Source records:
= Beginning of Section =

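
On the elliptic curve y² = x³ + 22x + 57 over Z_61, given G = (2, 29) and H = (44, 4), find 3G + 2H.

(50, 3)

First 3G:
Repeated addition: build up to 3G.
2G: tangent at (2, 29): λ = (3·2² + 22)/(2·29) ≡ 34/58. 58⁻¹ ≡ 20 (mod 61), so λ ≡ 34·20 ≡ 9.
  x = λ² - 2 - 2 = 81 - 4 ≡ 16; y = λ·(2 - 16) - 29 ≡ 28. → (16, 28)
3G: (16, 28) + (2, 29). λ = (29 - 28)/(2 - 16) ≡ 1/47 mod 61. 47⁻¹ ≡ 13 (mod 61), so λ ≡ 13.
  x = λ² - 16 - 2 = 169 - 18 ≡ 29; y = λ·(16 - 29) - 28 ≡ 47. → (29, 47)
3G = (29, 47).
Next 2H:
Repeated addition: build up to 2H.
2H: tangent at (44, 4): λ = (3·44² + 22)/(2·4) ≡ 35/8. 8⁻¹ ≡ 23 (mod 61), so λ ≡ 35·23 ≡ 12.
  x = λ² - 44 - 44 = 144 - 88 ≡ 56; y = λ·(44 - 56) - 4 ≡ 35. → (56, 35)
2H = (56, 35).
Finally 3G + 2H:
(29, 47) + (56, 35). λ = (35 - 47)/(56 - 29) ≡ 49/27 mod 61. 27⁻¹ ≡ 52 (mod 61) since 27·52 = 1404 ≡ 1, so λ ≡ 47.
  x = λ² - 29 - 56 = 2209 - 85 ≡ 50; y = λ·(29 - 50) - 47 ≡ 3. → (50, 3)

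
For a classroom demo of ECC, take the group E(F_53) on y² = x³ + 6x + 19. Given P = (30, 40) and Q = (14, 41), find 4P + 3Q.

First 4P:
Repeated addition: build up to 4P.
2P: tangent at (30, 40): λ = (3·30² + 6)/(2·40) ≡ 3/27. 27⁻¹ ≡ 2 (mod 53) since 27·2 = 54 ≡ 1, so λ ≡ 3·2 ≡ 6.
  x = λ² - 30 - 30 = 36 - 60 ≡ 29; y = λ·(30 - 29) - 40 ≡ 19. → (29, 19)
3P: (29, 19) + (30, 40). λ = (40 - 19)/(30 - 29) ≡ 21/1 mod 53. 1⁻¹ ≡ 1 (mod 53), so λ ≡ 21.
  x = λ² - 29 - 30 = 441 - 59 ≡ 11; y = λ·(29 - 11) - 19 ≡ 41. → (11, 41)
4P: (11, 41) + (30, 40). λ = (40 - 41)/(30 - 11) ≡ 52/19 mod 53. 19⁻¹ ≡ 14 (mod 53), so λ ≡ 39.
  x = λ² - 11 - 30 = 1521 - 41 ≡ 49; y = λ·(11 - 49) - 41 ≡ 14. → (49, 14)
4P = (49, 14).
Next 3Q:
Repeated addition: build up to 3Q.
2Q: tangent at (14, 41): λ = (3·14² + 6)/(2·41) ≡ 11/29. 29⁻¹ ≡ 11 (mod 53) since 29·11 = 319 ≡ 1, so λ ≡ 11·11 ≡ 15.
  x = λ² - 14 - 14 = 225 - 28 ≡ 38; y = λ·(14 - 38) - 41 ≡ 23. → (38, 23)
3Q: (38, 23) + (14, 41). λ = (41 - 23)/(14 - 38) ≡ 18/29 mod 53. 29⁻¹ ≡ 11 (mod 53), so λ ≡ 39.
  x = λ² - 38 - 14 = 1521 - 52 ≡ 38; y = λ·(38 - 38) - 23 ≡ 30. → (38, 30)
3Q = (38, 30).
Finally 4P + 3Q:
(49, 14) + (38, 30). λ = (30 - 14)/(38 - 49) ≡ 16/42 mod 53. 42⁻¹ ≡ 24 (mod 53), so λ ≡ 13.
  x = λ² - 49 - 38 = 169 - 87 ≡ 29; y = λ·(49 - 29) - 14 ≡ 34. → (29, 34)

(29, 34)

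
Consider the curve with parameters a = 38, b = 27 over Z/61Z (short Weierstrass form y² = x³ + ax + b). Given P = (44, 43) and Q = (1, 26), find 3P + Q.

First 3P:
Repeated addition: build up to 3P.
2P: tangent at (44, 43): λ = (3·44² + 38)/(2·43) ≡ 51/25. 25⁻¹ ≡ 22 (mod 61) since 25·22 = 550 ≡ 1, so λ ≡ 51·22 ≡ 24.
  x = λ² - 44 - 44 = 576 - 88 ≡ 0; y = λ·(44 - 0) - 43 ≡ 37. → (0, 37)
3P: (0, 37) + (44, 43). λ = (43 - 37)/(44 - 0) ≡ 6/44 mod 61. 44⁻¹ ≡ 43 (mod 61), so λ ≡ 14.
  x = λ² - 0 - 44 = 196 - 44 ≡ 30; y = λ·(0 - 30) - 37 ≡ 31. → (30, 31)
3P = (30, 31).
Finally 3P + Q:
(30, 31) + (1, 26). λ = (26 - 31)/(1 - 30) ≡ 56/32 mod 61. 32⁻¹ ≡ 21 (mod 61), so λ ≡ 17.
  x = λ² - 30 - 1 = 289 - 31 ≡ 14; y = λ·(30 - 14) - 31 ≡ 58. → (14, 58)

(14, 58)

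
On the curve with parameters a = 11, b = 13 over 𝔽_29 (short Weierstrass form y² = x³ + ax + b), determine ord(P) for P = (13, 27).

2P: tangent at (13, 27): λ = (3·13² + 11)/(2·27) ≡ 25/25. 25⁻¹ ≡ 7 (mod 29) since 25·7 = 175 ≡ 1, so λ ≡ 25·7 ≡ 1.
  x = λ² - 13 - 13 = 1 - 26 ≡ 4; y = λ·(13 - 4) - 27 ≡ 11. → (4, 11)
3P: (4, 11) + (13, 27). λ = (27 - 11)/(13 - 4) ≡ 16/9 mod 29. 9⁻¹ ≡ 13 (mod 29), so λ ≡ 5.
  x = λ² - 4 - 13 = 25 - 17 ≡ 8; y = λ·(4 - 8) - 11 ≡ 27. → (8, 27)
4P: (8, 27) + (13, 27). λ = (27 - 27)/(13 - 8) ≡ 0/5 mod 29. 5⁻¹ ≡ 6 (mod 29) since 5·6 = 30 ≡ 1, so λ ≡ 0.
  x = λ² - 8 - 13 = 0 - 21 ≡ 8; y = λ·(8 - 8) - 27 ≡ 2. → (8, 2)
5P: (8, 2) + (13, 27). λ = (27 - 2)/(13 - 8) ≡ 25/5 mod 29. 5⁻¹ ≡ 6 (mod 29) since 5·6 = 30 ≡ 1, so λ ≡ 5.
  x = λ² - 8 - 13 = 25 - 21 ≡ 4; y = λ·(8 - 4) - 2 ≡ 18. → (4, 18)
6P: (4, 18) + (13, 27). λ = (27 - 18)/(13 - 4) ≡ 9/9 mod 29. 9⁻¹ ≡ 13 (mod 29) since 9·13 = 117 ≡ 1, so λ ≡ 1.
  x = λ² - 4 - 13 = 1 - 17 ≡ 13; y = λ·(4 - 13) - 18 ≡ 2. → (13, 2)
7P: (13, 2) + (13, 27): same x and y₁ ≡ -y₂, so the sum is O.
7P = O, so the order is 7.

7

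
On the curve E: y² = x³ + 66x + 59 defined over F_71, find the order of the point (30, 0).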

= End of Section =

Aim of the exercise: From the listing, copy each line containing the word "parameters".

Output below:
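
Consider the curve with parameters a = 38, b = 27 over Z/61Z (short Weierstrass form y² = x³ + ax + b). Given P = (44, 43) and Q = (1, 26), find 3P + Q.
On the curve with parameters a = 11, b = 13 over 𝔽_29 (short Weierstrass form y² = x³ + ax + b), determine ord(P) for P = (13, 27).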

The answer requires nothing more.